Print nothing but the lines below starting at the line that holds "A voltaic cell" and ending at the line that holds "The cell diagram", including both, each exactly as written.
════════
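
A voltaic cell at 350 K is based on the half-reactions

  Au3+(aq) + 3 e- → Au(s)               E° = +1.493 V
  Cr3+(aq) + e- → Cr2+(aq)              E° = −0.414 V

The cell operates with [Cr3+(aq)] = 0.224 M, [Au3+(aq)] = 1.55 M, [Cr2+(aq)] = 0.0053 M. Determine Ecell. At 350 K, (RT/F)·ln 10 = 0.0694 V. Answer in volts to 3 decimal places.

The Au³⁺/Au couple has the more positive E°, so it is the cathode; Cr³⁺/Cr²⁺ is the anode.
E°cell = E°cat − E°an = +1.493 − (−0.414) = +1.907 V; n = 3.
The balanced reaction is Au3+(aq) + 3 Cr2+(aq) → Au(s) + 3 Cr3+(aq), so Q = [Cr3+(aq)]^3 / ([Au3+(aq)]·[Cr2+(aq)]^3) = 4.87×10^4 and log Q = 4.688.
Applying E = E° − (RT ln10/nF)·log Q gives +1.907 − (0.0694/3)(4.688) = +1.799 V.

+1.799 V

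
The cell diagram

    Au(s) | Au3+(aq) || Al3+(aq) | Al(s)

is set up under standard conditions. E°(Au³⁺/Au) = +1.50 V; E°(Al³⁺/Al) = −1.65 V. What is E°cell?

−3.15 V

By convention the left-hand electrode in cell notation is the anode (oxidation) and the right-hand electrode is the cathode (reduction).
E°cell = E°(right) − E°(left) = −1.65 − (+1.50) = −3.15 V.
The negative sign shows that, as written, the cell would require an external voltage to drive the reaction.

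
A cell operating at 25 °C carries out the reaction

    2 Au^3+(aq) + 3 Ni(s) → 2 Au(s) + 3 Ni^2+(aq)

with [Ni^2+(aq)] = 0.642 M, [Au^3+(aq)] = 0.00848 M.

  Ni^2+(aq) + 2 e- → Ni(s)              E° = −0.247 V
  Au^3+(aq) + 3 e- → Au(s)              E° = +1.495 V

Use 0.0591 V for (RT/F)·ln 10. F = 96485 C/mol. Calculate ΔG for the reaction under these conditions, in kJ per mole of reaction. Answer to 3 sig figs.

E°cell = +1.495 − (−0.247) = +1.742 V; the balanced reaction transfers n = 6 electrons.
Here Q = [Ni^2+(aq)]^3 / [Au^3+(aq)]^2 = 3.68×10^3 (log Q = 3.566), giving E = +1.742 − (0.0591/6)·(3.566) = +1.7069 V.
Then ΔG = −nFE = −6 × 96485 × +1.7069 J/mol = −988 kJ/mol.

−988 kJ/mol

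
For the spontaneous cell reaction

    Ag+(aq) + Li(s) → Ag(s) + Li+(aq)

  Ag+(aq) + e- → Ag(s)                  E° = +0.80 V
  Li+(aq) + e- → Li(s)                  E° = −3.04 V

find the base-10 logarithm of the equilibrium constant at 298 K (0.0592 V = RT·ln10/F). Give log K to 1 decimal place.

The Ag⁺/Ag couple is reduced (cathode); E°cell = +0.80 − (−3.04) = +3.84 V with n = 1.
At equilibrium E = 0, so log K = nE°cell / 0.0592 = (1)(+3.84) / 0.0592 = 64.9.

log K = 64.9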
════════
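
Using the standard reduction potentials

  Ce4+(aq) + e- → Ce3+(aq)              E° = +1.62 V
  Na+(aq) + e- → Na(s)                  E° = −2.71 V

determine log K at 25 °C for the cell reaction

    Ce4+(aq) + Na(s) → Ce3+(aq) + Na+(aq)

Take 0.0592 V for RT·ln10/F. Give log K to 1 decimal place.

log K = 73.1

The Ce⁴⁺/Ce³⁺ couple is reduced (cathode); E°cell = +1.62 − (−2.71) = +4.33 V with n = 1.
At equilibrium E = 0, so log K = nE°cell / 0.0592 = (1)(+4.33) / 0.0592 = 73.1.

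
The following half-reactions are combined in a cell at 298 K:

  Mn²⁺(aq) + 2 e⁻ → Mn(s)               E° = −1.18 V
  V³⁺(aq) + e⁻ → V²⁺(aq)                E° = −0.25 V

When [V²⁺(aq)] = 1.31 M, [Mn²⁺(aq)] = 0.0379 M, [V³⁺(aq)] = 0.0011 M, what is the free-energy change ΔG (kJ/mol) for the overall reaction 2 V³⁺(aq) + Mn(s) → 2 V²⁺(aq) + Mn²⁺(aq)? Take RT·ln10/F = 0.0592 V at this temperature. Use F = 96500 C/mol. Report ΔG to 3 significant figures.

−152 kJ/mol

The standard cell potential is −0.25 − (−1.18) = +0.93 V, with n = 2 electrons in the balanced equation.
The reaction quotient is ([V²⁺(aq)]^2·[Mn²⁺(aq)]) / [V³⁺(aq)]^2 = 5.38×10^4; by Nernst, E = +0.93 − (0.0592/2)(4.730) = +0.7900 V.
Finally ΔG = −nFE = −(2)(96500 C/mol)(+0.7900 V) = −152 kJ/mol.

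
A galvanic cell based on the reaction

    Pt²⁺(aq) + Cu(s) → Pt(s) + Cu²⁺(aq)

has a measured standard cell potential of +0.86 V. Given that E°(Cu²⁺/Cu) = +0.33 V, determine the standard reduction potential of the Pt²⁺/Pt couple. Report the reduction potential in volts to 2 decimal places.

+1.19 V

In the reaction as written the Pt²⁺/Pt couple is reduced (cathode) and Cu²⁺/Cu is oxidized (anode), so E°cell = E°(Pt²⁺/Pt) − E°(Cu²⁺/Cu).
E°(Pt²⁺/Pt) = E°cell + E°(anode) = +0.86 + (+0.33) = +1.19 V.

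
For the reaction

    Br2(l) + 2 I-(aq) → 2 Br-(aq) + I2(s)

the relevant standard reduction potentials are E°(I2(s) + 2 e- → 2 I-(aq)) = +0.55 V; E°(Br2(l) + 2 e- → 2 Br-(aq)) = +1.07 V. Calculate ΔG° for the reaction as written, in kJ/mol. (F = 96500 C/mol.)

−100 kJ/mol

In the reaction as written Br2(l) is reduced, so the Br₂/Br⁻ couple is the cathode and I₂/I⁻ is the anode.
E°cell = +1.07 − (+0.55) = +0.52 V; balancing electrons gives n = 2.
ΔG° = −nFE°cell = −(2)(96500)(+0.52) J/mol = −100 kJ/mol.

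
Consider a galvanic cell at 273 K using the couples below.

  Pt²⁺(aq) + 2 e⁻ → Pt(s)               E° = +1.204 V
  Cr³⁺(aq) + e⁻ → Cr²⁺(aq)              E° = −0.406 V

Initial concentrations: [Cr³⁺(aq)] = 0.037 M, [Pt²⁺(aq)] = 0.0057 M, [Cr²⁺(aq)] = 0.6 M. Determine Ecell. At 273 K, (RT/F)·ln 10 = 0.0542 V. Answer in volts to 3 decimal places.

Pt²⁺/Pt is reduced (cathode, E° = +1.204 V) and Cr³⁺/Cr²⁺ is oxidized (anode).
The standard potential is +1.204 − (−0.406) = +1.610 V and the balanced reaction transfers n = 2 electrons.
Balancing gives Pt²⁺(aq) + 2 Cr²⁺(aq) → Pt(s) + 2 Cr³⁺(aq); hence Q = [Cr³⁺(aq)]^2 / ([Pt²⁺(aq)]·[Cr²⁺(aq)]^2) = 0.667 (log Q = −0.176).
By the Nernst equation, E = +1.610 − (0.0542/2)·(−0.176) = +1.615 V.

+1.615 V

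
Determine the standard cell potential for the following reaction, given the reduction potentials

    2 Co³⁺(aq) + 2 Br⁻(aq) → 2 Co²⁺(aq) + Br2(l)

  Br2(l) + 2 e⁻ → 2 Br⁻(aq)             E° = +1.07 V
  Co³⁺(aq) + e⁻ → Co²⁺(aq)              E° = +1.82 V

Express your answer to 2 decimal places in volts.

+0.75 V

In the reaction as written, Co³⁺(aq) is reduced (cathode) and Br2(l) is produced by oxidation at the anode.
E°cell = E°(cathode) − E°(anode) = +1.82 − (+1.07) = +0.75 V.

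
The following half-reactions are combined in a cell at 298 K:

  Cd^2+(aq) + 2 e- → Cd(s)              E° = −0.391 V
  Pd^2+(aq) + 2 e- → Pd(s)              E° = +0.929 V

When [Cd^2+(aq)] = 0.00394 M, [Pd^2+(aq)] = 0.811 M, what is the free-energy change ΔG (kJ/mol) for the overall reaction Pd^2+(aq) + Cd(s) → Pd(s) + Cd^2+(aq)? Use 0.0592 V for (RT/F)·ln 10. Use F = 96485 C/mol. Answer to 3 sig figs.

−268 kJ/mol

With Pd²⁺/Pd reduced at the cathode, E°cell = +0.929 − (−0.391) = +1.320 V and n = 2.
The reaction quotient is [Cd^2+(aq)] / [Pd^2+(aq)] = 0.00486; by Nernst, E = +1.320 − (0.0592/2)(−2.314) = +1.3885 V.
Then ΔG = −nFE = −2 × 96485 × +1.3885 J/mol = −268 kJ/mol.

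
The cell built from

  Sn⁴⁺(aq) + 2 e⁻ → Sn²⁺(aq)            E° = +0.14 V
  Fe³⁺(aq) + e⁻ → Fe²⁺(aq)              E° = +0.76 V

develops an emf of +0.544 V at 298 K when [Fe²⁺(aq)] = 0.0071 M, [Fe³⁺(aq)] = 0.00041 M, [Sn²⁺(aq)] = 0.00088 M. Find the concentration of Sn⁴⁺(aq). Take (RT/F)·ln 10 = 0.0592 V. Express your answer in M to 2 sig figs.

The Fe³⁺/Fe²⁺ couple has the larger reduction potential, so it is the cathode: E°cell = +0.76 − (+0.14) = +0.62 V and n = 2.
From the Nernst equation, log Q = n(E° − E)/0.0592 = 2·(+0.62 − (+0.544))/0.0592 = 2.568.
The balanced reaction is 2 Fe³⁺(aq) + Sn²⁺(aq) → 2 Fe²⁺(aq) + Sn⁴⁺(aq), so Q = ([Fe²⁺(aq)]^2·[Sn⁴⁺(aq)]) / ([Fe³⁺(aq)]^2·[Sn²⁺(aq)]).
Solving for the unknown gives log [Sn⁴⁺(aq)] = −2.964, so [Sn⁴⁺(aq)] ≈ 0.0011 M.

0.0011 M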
════════
Task output>
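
A voltaic cell at 350 K is based on the half-reactions

  Au3+(aq) + 3 e- → Au(s)               E° = +1.493 V
  Cr3+(aq) + e- → Cr2+(aq)              E° = −0.414 V

The cell operates with [Cr3+(aq)] = 0.224 M, [Au3+(aq)] = 1.55 M, [Cr2+(aq)] = 0.0053 M. Determine Ecell. At 350 K, (RT/F)·ln 10 = 0.0694 V. Answer in volts to 3 decimal places.

The Au³⁺/Au couple has the more positive E°, so it is the cathode; Cr³⁺/Cr²⁺ is the anode.
E°cell = E°cat − E°an = +1.493 − (−0.414) = +1.907 V; n = 3.
The balanced reaction is Au3+(aq) + 3 Cr2+(aq) → Au(s) + 3 Cr3+(aq), so Q = [Cr3+(aq)]^3 / ([Au3+(aq)]·[Cr2+(aq)]^3) = 4.87×10^4 and log Q = 4.688.
Applying E = E° − (RT ln10/nF)·log Q gives +1.907 − (0.0694/3)(4.688) = +1.799 V.

+1.799 V

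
The cell diagram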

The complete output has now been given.